_What the task requires:_
Please reproduce all of the lines below, word for word and in full.

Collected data
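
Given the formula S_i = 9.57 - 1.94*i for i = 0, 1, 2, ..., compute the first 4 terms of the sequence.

This is an arithmetic sequence.
i=0: S_0 = 9.57 + -1.94*0 = 9.57
i=1: S_1 = 9.57 + -1.94*1 = 7.63
i=2: S_2 = 9.57 + -1.94*2 = 5.69
i=3: S_3 = 9.57 + -1.94*3 = 3.75
The first 4 terms are: [9.57, 7.63, 5.69, 3.75]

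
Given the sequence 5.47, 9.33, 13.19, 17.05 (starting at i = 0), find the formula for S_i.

Check differences: 9.33 - 5.47 = 3.86
13.19 - 9.33 = 3.86
Common difference d = 3.86.
First term a = 5.47.
Formula: S_i = 5.47 + 3.86*i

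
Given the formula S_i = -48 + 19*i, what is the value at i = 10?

S_10 = -48 + 19*10 = -48 + 190 = 142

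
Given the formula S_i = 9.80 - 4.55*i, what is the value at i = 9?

S_9 = 9.8 + -4.55*9 = 9.8 + -40.95 = -31.15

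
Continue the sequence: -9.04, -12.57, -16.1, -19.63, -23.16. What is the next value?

Differences: -12.57 - -9.04 = -3.53
This is an arithmetic sequence with common difference d = -3.53.
Next term = -23.16 + -3.53 = -26.69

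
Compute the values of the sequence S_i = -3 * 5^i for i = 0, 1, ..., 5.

This is a geometric sequence.
i=0: S_0 = -3 * 5^0 = -3
i=1: S_1 = -3 * 5^1 = -15
i=2: S_2 = -3 * 5^2 = -75
i=3: S_3 = -3 * 5^3 = -375
i=4: S_4 = -3 * 5^4 = -1875
i=5: S_5 = -3 * 5^5 = -9375
The first 6 terms are: [-3, -15, -75, -375, -1875, -9375]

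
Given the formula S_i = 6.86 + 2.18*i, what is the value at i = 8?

S_8 = 6.86 + 2.18*8 = 6.86 + 17.44 = 24.3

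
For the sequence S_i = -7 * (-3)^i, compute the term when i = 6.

S_6 = -7 * (-3)^6 = -7 * 729 = -5103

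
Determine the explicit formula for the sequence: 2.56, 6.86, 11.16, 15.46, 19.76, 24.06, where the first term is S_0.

Check differences: 6.86 - 2.56 = 4.3
11.16 - 6.86 = 4.3
Common difference d = 4.3.
First term a = 2.56.
Formula: S_i = 2.56 + 4.30*i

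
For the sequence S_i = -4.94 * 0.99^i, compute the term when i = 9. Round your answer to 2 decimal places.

S_9 = -4.94 * 0.99^9 ≈ -4.94 * 0.9135 ≈ -4.51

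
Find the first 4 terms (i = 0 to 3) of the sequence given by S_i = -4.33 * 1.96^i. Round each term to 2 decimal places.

This is a geometric sequence.
i=0: S_0 = -4.33 * 1.96^0 = -4.33
i=1: S_1 = -4.33 * 1.96^1 ≈ -8.49
i=2: S_2 = -4.33 * 1.96^2 ≈ -16.63
i=3: S_3 = -4.33 * 1.96^3 ≈ -32.6
The first 4 terms are: [-4.33, -8.49, -16.63, -32.6]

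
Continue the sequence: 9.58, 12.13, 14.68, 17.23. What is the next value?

Differences: 12.13 - 9.58 = 2.55
This is an arithmetic sequence with common difference d = 2.55.
Next term = 17.23 + 2.55 = 19.78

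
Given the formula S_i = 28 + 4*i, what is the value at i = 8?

S_8 = 28 + 4*8 = 28 + 32 = 60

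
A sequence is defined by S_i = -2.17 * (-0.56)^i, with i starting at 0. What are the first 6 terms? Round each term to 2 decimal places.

This is a geometric sequence.
i=0: S_0 = -2.17 * (-0.56)^0 = -2.17
i=1: S_1 = -2.17 * (-0.56)^1 ≈ 1.22
i=2: S_2 = -2.17 * (-0.56)^2 ≈ -0.68
i=3: S_3 = -2.17 * (-0.56)^3 ≈ 0.38
i=4: S_4 = -2.17 * (-0.56)^4 ≈ -0.21
i=5: S_5 = -2.17 * (-0.56)^5 ≈ 0.12
The first 6 terms are: [-2.17, 1.22, -0.68, 0.38, -0.21, 0.12]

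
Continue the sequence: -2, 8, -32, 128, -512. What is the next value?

Ratios: 8 / -2 = -4.0
This is a geometric sequence with common ratio r = -4.
Next term = -512 * -4 = 2048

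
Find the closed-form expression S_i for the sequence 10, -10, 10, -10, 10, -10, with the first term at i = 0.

Check ratios: -10 / 10 = -1.0
Common ratio r = -1.
First term a = 10.
Formula: S_i = 10 * (-1)^i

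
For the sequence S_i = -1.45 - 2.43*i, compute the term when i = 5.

S_5 = -1.45 + -2.43*5 = -1.45 + -12.15 = -13.6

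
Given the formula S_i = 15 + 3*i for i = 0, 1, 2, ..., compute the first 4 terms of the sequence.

This is an arithmetic sequence.
i=0: S_0 = 15 + 3*0 = 15
i=1: S_1 = 15 + 3*1 = 18
i=2: S_2 = 15 + 3*2 = 21
i=3: S_3 = 15 + 3*3 = 24
The first 4 terms are: [15, 18, 21, 24]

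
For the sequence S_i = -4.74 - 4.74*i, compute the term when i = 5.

S_5 = -4.74 + -4.74*5 = -4.74 + -23.7 = -28.44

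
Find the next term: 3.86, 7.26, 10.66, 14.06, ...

Differences: 7.26 - 3.86 = 3.4
This is an arithmetic sequence with common difference d = 3.4.
Next term = 14.06 + 3.4 = 17.46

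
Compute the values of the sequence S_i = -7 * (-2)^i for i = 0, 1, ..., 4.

This is a geometric sequence.
i=0: S_0 = -7 * (-2)^0 = -7
i=1: S_1 = -7 * (-2)^1 = 14
i=2: S_2 = -7 * (-2)^2 = -28
i=3: S_3 = -7 * (-2)^3 = 56
i=4: S_4 = -7 * (-2)^4 = -112
The first 5 terms are: [-7, 14, -28, 56, -112]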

_Written reply:_
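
Given the formula S_i = 9.57 - 1.94*i for i = 0, 1, 2, ..., compute the first 4 terms of the sequence.

This is an arithmetic sequence.
i=0: S_0 = 9.57 + -1.94*0 = 9.57
i=1: S_1 = 9.57 + -1.94*1 = 7.63
i=2: S_2 = 9.57 + -1.94*2 = 5.69
i=3: S_3 = 9.57 + -1.94*3 = 3.75
The first 4 terms are: [9.57, 7.63, 5.69, 3.75]

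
Given the sequence 5.47, 9.33, 13.19, 17.05 (starting at i = 0), find the formula for S_i.

Check differences: 9.33 - 5.47 = 3.86
13.19 - 9.33 = 3.86
Common difference d = 3.86.
First term a = 5.47.
Formula: S_i = 5.47 + 3.86*i

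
Given the formula S_i = -48 + 19*i, what is the value at i = 10?

S_10 = -48 + 19*10 = -48 + 190 = 142

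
Given the formula S_i = 9.80 - 4.55*i, what is the value at i = 9?

S_9 = 9.8 + -4.55*9 = 9.8 + -40.95 = -31.15

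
Continue the sequence: -9.04, -12.57, -16.1, -19.63, -23.16. What is the next value?

Differences: -12.57 - -9.04 = -3.53
This is an arithmetic sequence with common difference d = -3.53.
Next term = -23.16 + -3.53 = -26.69

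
Compute the values of the sequence S_i = -3 * 5^i for i = 0, 1, ..., 5.

This is a geometric sequence.
i=0: S_0 = -3 * 5^0 = -3
i=1: S_1 = -3 * 5^1 = -15
i=2: S_2 = -3 * 5^2 = -75
i=3: S_3 = -3 * 5^3 = -375
i=4: S_4 = -3 * 5^4 = -1875
i=5: S_5 = -3 * 5^5 = -9375
The first 6 terms are: [-3, -15, -75, -375, -1875, -9375]

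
Given the formula S_i = 6.86 + 2.18*i, what is the value at i = 8?

S_8 = 6.86 + 2.18*8 = 6.86 + 17.44 = 24.3

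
For the sequence S_i = -7 * (-3)^i, compute the term when i = 6.

S_6 = -7 * (-3)^6 = -7 * 729 = -5103

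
Determine the explicit formula for the sequence: 2.56, 6.86, 11.16, 15.46, 19.76, 24.06, where the first term is S_0.

Check differences: 6.86 - 2.56 = 4.3
11.16 - 6.86 = 4.3
Common difference d = 4.3.
First term a = 2.56.
Formula: S_i = 2.56 + 4.30*i

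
For the sequence S_i = -4.94 * 0.99^i, compute the term when i = 9. Round your answer to 2 decimal places.

S_9 = -4.94 * 0.99^9 ≈ -4.94 * 0.9135 ≈ -4.51

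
Find the first 4 terms (i = 0 to 3) of the sequence given by S_i = -4.33 * 1.96^i. Round each term to 2 decimal places.

This is a geometric sequence.
i=0: S_0 = -4.33 * 1.96^0 = -4.33
i=1: S_1 = -4.33 * 1.96^1 ≈ -8.49
i=2: S_2 = -4.33 * 1.96^2 ≈ -16.63
i=3: S_3 = -4.33 * 1.96^3 ≈ -32.6
The first 4 terms are: [-4.33, -8.49, -16.63, -32.6]

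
Continue the sequence: 9.58, 12.13, 14.68, 17.23. What is the next value?

Differences: 12.13 - 9.58 = 2.55
This is an arithmetic sequence with common difference d = 2.55.
Next term = 17.23 + 2.55 = 19.78

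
Given the formula S_i = 28 + 4*i, what is the value at i = 8?

S_8 = 28 + 4*8 = 28 + 32 = 60

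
A sequence is defined by S_i = -2.17 * (-0.56)^i, with i starting at 0. What are the first 6 terms? Round each term to 2 decimal places.

This is a geometric sequence.
i=0: S_0 = -2.17 * (-0.56)^0 = -2.17
i=1: S_1 = -2.17 * (-0.56)^1 ≈ 1.22
i=2: S_2 = -2.17 * (-0.56)^2 ≈ -0.68
i=3: S_3 = -2.17 * (-0.56)^3 ≈ 0.38
i=4: S_4 = -2.17 * (-0.56)^4 ≈ -0.21
i=5: S_5 = -2.17 * (-0.56)^5 ≈ 0.12
The first 6 terms are: [-2.17, 1.22, -0.68, 0.38, -0.21, 0.12]

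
Continue the sequence: -2, 8, -32, 128, -512. What is the next value?

Ratios: 8 / -2 = -4.0
This is a geometric sequence with common ratio r = -4.
Next term = -512 * -4 = 2048

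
Find the closed-form expression S_i for the sequence 10, -10, 10, -10, 10, -10, with the first term at i = 0.

Check ratios: -10 / 10 = -1.0
Common ratio r = -1.
First term a = 10.
Formula: S_i = 10 * (-1)^i

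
For the sequence S_i = -1.45 - 2.43*i, compute the term when i = 5.

S_5 = -1.45 + -2.43*5 = -1.45 + -12.15 = -13.6

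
Given the formula S_i = 15 + 3*i for i = 0, 1, 2, ..., compute the first 4 terms of the sequence.

This is an arithmetic sequence.
i=0: S_0 = 15 + 3*0 = 15
i=1: S_1 = 15 + 3*1 = 18
i=2: S_2 = 15 + 3*2 = 21
i=3: S_3 = 15 + 3*3 = 24
The first 4 terms are: [15, 18, 21, 24]

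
For the sequence S_i = -4.74 - 4.74*i, compute the term when i = 5.

S_5 = -4.74 + -4.74*5 = -4.74 + -23.7 = -28.44

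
Find the next term: 3.86, 7.26, 10.66, 14.06, ...

Differences: 7.26 - 3.86 = 3.4
This is an arithmetic sequence with common difference d = 3.4.
Next term = 14.06 + 3.4 = 17.46

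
Compute the values of the sequence S_i = -7 * (-2)^i for i = 0, 1, ..., 4.

This is a geometric sequence.
i=0: S_0 = -7 * (-2)^0 = -7
i=1: S_1 = -7 * (-2)^1 = 14
i=2: S_2 = -7 * (-2)^2 = -28
i=3: S_3 = -7 * (-2)^3 = 56
i=4: S_4 = -7 * (-2)^4 = -112
The first 5 terms are: [-7, 14, -28, 56, -112]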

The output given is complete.